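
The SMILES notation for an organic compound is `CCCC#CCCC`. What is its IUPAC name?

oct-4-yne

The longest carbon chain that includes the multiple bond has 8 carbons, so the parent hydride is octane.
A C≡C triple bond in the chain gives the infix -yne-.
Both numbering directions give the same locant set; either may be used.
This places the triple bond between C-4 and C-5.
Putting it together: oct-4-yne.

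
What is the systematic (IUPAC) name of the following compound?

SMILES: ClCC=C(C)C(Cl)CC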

--------

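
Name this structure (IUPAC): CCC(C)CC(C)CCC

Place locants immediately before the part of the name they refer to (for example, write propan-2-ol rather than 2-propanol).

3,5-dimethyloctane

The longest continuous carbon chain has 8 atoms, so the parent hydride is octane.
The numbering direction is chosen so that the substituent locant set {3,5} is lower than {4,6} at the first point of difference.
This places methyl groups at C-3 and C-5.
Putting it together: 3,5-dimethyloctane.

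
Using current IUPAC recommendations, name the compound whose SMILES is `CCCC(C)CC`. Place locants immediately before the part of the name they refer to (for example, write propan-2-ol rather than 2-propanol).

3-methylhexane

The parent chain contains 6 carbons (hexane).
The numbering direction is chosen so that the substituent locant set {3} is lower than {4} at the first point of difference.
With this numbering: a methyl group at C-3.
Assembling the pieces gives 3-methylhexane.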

--------

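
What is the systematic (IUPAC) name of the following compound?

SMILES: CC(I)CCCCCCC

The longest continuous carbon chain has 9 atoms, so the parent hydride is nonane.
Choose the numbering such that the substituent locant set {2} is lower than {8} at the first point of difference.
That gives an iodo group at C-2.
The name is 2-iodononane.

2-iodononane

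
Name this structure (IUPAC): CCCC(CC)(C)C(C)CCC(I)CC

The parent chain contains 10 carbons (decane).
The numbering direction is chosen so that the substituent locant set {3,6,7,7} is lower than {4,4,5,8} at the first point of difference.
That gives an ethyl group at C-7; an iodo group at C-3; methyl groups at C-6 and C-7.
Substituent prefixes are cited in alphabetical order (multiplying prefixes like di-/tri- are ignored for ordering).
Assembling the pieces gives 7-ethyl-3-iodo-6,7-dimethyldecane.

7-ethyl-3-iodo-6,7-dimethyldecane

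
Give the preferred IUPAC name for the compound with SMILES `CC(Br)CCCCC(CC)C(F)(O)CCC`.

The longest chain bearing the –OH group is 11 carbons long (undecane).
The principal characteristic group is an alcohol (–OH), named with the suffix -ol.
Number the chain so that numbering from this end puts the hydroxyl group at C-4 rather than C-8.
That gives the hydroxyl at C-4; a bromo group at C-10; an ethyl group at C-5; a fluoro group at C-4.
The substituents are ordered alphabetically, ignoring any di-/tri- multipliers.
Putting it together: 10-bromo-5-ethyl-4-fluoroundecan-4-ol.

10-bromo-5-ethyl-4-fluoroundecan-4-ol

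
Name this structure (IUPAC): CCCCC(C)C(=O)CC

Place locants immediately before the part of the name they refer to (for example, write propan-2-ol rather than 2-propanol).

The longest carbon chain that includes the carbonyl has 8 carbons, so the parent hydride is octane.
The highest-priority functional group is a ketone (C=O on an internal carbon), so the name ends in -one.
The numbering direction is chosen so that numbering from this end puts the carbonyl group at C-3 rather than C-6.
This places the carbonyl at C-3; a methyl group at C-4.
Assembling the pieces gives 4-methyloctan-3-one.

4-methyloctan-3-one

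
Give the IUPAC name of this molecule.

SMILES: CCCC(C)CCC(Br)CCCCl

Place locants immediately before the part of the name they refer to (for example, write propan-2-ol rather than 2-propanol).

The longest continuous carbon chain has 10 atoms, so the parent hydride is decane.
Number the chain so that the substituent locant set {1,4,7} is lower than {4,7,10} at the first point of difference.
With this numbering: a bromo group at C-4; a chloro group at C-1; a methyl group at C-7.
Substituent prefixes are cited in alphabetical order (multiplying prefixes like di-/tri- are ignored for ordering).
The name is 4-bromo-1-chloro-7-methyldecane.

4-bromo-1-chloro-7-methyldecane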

--------

Your task is to transcribe, with no changes, only the lines of the listing above that lie between the line holding "SMILES: CC(I)CCCCCCC" and the line holding "Name this structure (IUPAC): CCCCC(C)C(=O)CC", inclusive.

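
SMILES: CC(I)CCCCCCC

The longest continuous carbon chain has 9 atoms, so the parent hydride is nonane.
Choose the numbering such that the substituent locant set {2} is lower than {8} at the first point of difference.
That gives an iodo group at C-2.
The name is 2-iodononane.

2-iodononane

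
Name this structure (IUPAC): CCCC(CC)(C)C(C)CCC(I)CC

The parent chain contains 10 carbons (decane).
The numbering direction is chosen so that the substituent locant set {3,6,7,7} is lower than {4,4,5,8} at the first point of difference.
That gives an ethyl group at C-7; an iodo group at C-3; methyl groups at C-6 and C-7.
Substituent prefixes are cited in alphabetical order (multiplying prefixes like di-/tri- are ignored for ordering).
Assembling the pieces gives 7-ethyl-3-iodo-6,7-dimethyldecane.

7-ethyl-3-iodo-6,7-dimethyldecane

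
Give the preferred IUPAC name for the compound with SMILES `CC(Br)CCCCC(CC)C(F)(O)CCC`.

The longest chain bearing the –OH group is 11 carbons long (undecane).
The principal characteristic group is an alcohol (–OH), named with the suffix -ol.
Number the chain so that numbering from this end puts the hydroxyl group at C-4 rather than C-8.
That gives the hydroxyl at C-4; a bromo group at C-10; an ethyl group at C-5; a fluoro group at C-4.
The substituents are ordered alphabetically, ignoring any di-/tri- multipliers.
Putting it together: 10-bromo-5-ethyl-4-fluoroundecan-4-ol.

10-bromo-5-ethyl-4-fluoroundecan-4-ol

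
Name this structure (IUPAC): CCCCC(C)C(=O)CC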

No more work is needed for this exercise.